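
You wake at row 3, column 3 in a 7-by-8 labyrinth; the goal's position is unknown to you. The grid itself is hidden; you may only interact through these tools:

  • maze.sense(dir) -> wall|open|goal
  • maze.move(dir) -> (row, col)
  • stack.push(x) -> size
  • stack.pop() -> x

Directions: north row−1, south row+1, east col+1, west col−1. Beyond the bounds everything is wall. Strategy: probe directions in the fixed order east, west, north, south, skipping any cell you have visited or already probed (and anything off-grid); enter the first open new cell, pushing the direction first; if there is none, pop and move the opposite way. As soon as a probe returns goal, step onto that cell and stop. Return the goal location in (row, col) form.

Do: maze.sense[dir=east]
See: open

Do: stack.push[x=east]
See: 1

Do: maze.move[dir=east]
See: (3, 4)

Do: maze.sense[dir=east]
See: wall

Do: maze.sense[dir=north]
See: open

Do: stack.push[x=north]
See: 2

Do: maze.move[dir=north]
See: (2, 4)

Do: maze.sense[dir=east]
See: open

Do: stack.push[x=east]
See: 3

Do: maze.move[dir=east]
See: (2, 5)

Do: maze.sense[dir=east]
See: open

Do: stack.push[x=east]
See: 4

Do: maze.move[dir=east]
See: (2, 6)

Do: maze.sense[dir=east]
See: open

Do: stack.push[x=east]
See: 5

Do: maze.move[dir=east]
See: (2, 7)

Do: maze.sense[dir=north]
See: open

Do: stack.push[x=north]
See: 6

Do: maze.move[dir=north]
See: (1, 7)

Do: maze.sense[dir=west]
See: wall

Do: maze.sense[dir=north]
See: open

Do: stack.push[x=north]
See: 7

Do: maze.move[dir=north]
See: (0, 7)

Do: maze.sense[dir=west]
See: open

Do: stack.push[x=west]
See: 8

Do: maze.move[dir=west]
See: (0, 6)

Do: maze.sense[dir=west]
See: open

Do: stack.push[x=west]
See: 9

Do: maze.move[dir=west]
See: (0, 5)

Do: maze.sense[dir=west]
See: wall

Do: maze.sense[dir=south]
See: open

Do: stack.push[x=south]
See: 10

Do: maze.move[dir=south]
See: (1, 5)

Do: maze.sense[dir=west]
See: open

Do: stack.push[x=west]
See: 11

Do: maze.move[dir=west]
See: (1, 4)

Do: maze.sense[dir=west]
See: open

Do: stack.push[x=west]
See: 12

Do: maze.move[dir=west]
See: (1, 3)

Do: maze.sense[dir=west]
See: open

Do: stack.push[x=west]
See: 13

Do: maze.move[dir=west]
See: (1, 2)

Do: maze.sense[dir=west]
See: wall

Do: maze.sense[dir=north]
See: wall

Do: maze.sense[dir=south]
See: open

Do: stack.push[x=south]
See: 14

Do: maze.move[dir=south]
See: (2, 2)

Do: maze.sense[dir=east]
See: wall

Do: maze.sense[dir=west]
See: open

Do: stack.push[x=west]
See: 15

Do: maze.move[dir=west]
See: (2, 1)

Do: maze.sense[dir=west]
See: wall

Do: maze.sense[dir=south]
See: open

Do: stack.push[x=south]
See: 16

Do: maze.move[dir=south]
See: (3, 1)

Do: maze.sense[dir=east]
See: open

Do: stack.push[x=east]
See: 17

Do: maze.move[dir=east]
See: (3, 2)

Do: maze.sense[dir=south]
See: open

Do: stack.push[x=south]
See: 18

Do: maze.move[dir=south]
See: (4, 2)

Do: maze.sense[dir=east]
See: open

Do: stack.push[x=east]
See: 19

Do: maze.move[dir=east]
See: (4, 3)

Do: maze.sense[dir=east]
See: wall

Do: maze.sense[dir=south]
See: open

Do: stack.push[x=south]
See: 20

Do: maze.move[dir=south]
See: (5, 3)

Do: maze.sense[dir=east]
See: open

Do: stack.push[x=east]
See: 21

Do: maze.move[dir=east]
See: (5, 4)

Do: maze.sense[dir=east]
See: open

Do: stack.push[x=east]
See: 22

Do: maze.move[dir=east]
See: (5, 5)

Do: maze.sense[dir=east]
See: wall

Do: maze.sense[dir=north]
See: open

Do: stack.push[x=north]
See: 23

Do: maze.move[dir=north]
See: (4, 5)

Do: maze.sense[dir=east]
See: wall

Do: stack.pop[]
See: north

Do: maze.move[dir=south]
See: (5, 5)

Do: maze.sense[dir=south]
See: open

Do: stack.push[x=south]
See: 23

Do: maze.move[dir=south]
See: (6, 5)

Do: maze.sense[dir=east]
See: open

Do: stack.push[x=east]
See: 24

Do: maze.move[dir=east]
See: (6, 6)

Do: maze.sense[dir=east]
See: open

Do: stack.push[x=east]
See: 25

Do: maze.move[dir=east]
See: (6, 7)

Do: maze.sense[dir=north]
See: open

Do: stack.push[x=north]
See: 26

Do: maze.move[dir=north]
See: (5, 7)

Do: maze.sense[dir=north]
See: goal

Do: maze.move[dir=north]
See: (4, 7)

Answer: (4, 7)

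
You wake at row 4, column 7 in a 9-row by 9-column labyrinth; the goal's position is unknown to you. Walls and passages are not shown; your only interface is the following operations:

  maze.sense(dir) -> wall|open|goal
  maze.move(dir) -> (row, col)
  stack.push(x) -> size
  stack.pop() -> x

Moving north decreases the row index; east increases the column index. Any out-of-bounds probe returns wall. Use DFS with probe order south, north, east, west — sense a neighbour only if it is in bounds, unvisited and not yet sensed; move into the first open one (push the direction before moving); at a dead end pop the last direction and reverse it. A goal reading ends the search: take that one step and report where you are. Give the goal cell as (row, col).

-> maze.sense(south)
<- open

-> stack.push(south)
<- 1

-> maze.move(south)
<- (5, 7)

-> maze.sense(south)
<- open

-> stack.push(south)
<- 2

-> maze.move(south)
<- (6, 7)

-> maze.sense(south)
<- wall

-> maze.sense(east)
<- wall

-> maze.sense(west)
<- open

-> stack.push(west)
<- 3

-> maze.move(west)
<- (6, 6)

-> maze.sense(south)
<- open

-> stack.push(south)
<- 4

-> maze.move(south)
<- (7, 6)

-> maze.sense(south)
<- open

-> stack.push(south)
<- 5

-> maze.move(south)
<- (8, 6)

-> maze.sense(east)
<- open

-> stack.push(east)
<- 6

-> maze.move(east)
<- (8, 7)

-> maze.sense(east)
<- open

-> stack.push(east)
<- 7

-> maze.move(east)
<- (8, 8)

-> maze.sense(north)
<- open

-> stack.push(north)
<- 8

-> maze.move(north)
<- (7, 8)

-> stack.pop()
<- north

-> maze.move(south)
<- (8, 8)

-> stack.pop()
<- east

-> maze.move(west)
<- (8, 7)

-> stack.pop()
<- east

-> maze.move(west)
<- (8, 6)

-> maze.sense(west)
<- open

-> stack.push(west)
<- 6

-> maze.move(west)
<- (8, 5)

-> maze.sense(north)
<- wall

-> maze.sense(west)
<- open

-> stack.push(west)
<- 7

-> maze.move(west)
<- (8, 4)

-> maze.sense(north)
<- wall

-> maze.sense(west)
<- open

-> stack.push(west)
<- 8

-> maze.move(west)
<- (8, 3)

-> maze.sense(north)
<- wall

-> maze.sense(west)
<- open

-> stack.push(west)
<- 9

-> maze.move(west)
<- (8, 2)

-> maze.sense(north)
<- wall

-> maze.sense(west)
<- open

-> stack.push(west)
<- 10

-> maze.move(west)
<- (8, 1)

-> maze.sense(north)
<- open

-> stack.push(north)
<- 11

-> maze.move(north)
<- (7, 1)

-> maze.sense(north)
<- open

-> stack.push(north)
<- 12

-> maze.move(north)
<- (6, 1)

-> maze.sense(north)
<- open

-> stack.push(north)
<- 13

-> maze.move(north)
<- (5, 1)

-> maze.sense(north)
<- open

-> stack.push(north)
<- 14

-> maze.move(north)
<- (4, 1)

-> maze.sense(north)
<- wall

-> maze.sense(east)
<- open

-> stack.push(east)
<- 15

-> maze.move(east)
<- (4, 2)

-> maze.sense(south)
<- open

-> stack.push(south)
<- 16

-> maze.move(south)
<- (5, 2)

-> maze.sense(south)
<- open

-> stack.push(south)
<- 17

-> maze.move(south)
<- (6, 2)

-> maze.sense(east)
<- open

-> stack.push(east)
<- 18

-> maze.move(east)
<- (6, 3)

-> maze.sense(north)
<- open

-> stack.push(north)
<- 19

-> maze.move(north)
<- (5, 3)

-> maze.sense(north)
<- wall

-> maze.sense(east)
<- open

-> stack.push(east)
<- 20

-> maze.move(east)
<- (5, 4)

-> maze.sense(south)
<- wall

-> maze.sense(north)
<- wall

-> maze.sense(east)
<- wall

-> stack.pop()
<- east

-> maze.move(west)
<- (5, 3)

-> stack.pop()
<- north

-> maze.move(south)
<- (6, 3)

-> stack.pop()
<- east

-> maze.move(west)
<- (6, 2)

-> stack.pop()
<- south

-> maze.move(north)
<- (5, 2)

-> stack.pop()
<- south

-> maze.move(north)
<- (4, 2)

-> maze.sense(north)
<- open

-> stack.push(north)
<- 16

-> maze.move(north)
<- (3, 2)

-> maze.sense(north)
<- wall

-> maze.sense(east)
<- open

-> stack.push(east)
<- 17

-> maze.move(east)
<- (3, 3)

-> maze.sense(north)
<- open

-> stack.push(north)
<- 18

-> maze.move(north)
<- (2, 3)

-> maze.sense(north)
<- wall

-> maze.sense(east)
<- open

-> stack.push(east)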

» **TASK DESCRIPTION**:
Each line above that contains "wake" must be copied out.

» **EXERCISE RESPONSE**:
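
You wake at row 3, column 3 in a 7-by-8 labyrinth; the goal's position is unknown to you. The grid itself is hidden; you may only interact through these tools:
You wake at row 4, column 7 in a 9-row by 9-column labyrinth; the goal's position is unknown to you. Walls and passages are not shown; your only interface is the following operations: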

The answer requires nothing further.